---- DATA IN THIS EXERCISE

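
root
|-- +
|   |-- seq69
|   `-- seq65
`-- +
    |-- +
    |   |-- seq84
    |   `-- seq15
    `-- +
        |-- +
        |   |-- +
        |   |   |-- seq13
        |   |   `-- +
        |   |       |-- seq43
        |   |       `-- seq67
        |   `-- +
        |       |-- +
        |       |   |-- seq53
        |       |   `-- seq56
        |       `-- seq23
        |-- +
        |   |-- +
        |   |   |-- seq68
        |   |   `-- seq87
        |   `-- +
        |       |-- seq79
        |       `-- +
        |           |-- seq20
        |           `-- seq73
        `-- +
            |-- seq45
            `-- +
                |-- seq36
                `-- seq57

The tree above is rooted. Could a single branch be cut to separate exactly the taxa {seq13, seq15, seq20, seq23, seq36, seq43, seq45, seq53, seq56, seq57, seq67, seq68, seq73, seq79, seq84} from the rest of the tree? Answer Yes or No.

The MRCA of the listed taxa subtends ((seq84,seq15),(((seq13,(seq43,seq67)),((seq53,seq56),seq23)),((seq68,seq87),(seq79,(seq20,seq73))),(seq45,(seq36,seq57)))).
That clade also contains seq87, which is not in the proposed group, so the group is not monophyletic.

No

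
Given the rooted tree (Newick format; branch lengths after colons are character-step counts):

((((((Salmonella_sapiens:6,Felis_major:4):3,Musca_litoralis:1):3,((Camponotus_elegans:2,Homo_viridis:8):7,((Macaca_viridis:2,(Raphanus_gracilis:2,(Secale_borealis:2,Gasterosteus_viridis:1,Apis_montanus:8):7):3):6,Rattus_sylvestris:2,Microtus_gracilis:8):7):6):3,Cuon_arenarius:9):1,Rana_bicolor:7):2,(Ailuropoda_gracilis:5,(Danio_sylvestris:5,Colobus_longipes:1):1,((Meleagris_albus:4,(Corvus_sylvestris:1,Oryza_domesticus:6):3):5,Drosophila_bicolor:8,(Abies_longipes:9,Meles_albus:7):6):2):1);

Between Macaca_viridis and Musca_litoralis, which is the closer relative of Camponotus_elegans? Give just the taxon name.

Macaca_viridis

The MRCA of Camponotus_elegans and Macaca_viridis subtends ((Camponotus_elegans,Homo_viridis),((Macaca_viridis,(Raphanus_gracilis,(Secale_borealis,Gasterosteus_viridis,Apis_montanus))),Rattus_sylvestris,Microtus_gracilis)) (9 taxa).
The MRCA of Camponotus_elegans and Musca_litoralis subtends (((Salmonella_sapiens,Felis_major),Musca_litoralis),((Camponotus_elegans,Homo_viridis),((Macaca_viridis,(Raphanus_gracilis,(Secale_borealis,Gasterosteus_viridis,Apis_montanus))),Rattus_sylvestris,Microtus_gracilis))) (12 taxa).
The first is nested inside the second, so Camponotus_elegans shares a more recent common ancestor with Macaca_viridis.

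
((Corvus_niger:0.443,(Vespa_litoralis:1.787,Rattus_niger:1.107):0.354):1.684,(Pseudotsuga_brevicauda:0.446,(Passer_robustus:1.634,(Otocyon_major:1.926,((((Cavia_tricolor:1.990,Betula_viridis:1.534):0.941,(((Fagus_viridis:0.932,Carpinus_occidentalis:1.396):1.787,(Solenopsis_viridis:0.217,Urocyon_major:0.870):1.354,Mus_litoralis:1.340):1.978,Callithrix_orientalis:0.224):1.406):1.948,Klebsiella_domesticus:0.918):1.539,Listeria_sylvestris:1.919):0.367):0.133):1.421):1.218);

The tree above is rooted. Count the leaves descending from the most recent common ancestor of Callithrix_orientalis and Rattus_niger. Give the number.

16

The MRCA of Callithrix_orientalis and Rattus_niger is the root, so the clade is the entire tree.
That clade contains 16 terminal taxa: Betula_viridis, Callithrix_orientalis, Carpinus_occidentalis, Cavia_tricolor, Corvus_niger, Fagus_viridis, Klebsiella_domesticus, Listeria_sylvestris, Mus_litoralis, Otocyon_major, Passer_robustus, Pseudotsuga_brevicauda, Rattus_niger, Solenopsis_viridis, Urocyon_major, Vespa_litoralis.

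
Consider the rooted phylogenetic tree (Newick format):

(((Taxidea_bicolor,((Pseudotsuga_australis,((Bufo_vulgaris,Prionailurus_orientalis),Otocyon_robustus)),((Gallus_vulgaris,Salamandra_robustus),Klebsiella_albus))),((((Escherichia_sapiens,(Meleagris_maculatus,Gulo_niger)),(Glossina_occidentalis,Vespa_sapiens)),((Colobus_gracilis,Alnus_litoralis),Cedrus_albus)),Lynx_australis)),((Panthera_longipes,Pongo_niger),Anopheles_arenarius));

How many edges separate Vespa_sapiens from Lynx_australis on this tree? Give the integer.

5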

--------

• EXERCISE AIM
The records above are to be transcribed exactly, with nothing left out.

• SOLVED PROBLEM
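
root
|-- +
|   |-- seq69
|   `-- seq65
`-- +
    |-- +
    |   |-- seq84
    |   `-- seq15
    `-- +
        |-- +
        |   |-- +
        |   |   |-- seq13
        |   |   `-- +
        |   |       |-- seq43
        |   |       `-- seq67
        |   `-- +
        |       |-- +
        |       |   |-- seq53
        |       |   `-- seq56
        |       `-- seq23
        |-- +
        |   |-- +
        |   |   |-- seq68
        |   |   `-- seq87
        |   `-- +
        |       |-- seq79
        |       `-- +
        |           |-- seq20
        |           `-- seq73
        `-- +
            |-- seq45
            `-- +
                |-- seq36
                `-- seq57

The tree above is rooted. Could a single branch be cut to separate exactly the taxa {seq13, seq15, seq20, seq23, seq36, seq43, seq45, seq53, seq56, seq57, seq67, seq68, seq73, seq79, seq84} from the rest of the tree? Answer Yes or No.

The MRCA of the listed taxa subtends ((seq84,seq15),(((seq13,(seq43,seq67)),((seq53,seq56),seq23)),((seq68,seq87),(seq79,(seq20,seq73))),(seq45,(seq36,seq57)))).
That clade also contains seq87, which is not in the proposed group, so the group is not monophyletic.

No

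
Given the rooted tree (Newick format; branch lengths after colons are character-step counts):

((((((Salmonella_sapiens:6,Felis_major:4):3,Musca_litoralis:1):3,((Camponotus_elegans:2,Homo_viridis:8):7,((Macaca_viridis:2,(Raphanus_gracilis:2,(Secale_borealis:2,Gasterosteus_viridis:1,Apis_montanus:8):7):3):6,Rattus_sylvestris:2,Microtus_gracilis:8):7):6):3,Cuon_arenarius:9):1,Rana_bicolor:7):2,(Ailuropoda_gracilis:5,(Danio_sylvestris:5,Colobus_longipes:1):1,((Meleagris_albus:4,(Corvus_sylvestris:1,Oryza_domesticus:6):3):5,Drosophila_bicolor:8,(Abies_longipes:9,Meles_albus:7):6):2):1);

Between Macaca_viridis and Musca_litoralis, which is the closer relative of Camponotus_elegans? Give just the taxon name.

Macaca_viridis

The MRCA of Camponotus_elegans and Macaca_viridis subtends ((Camponotus_elegans,Homo_viridis),((Macaca_viridis,(Raphanus_gracilis,(Secale_borealis,Gasterosteus_viridis,Apis_montanus))),Rattus_sylvestris,Microtus_gracilis)) (9 taxa).
The MRCA of Camponotus_elegans and Musca_litoralis subtends (((Salmonella_sapiens,Felis_major),Musca_litoralis),((Camponotus_elegans,Homo_viridis),((Macaca_viridis,(Raphanus_gracilis,(Secale_borealis,Gasterosteus_viridis,Apis_montanus))),Rattus_sylvestris,Microtus_gracilis))) (12 taxa).
The first is nested inside the second, so Camponotus_elegans shares a more recent common ancestor with Macaca_viridis.

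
((Corvus_niger:0.443,(Vespa_litoralis:1.787,Rattus_niger:1.107):0.354):1.684,(Pseudotsuga_brevicauda:0.446,(Passer_robustus:1.634,(Otocyon_major:1.926,((((Cavia_tricolor:1.990,Betula_viridis:1.534):0.941,(((Fagus_viridis:0.932,Carpinus_occidentalis:1.396):1.787,(Solenopsis_viridis:0.217,Urocyon_major:0.870):1.354,Mus_litoralis:1.340):1.978,Callithrix_orientalis:0.224):1.406):1.948,Klebsiella_domesticus:0.918):1.539,Listeria_sylvestris:1.919):0.367):0.133):1.421):1.218);

The tree above is rooted. Count the leaves descending from the most recent common ancestor of Callithrix_orientalis and Rattus_niger. Give the number.

16

The MRCA of Callithrix_orientalis and Rattus_niger is the root, so the clade is the entire tree.
That clade contains 16 terminal taxa: Betula_viridis, Callithrix_orientalis, Carpinus_occidentalis, Cavia_tricolor, Corvus_niger, Fagus_viridis, Klebsiella_domesticus, Listeria_sylvestris, Mus_litoralis, Otocyon_major, Passer_robustus, Pseudotsuga_brevicauda, Rattus_niger, Solenopsis_viridis, Urocyon_major, Vespa_litoralis.

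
Consider the rooted phylogenetic tree (Newick format):

(((Taxidea_bicolor,((Pseudotsuga_australis,((Bufo_vulgaris,Prionailurus_orientalis),Otocyon_robustus)),((Gallus_vulgaris,Salamandra_robustus),Klebsiella_albus))),((((Escherichia_sapiens,(Meleagris_maculatus,Gulo_niger)),(Glossina_occidentalis,Vespa_sapiens)),((Colobus_gracilis,Alnus_litoralis),Cedrus_albus)),Lynx_australis)),((Panthera_longipes,Pongo_niger),Anopheles_arenarius));

How many edges separate Vespa_sapiens from Lynx_australis on this tree? Give the integer.

5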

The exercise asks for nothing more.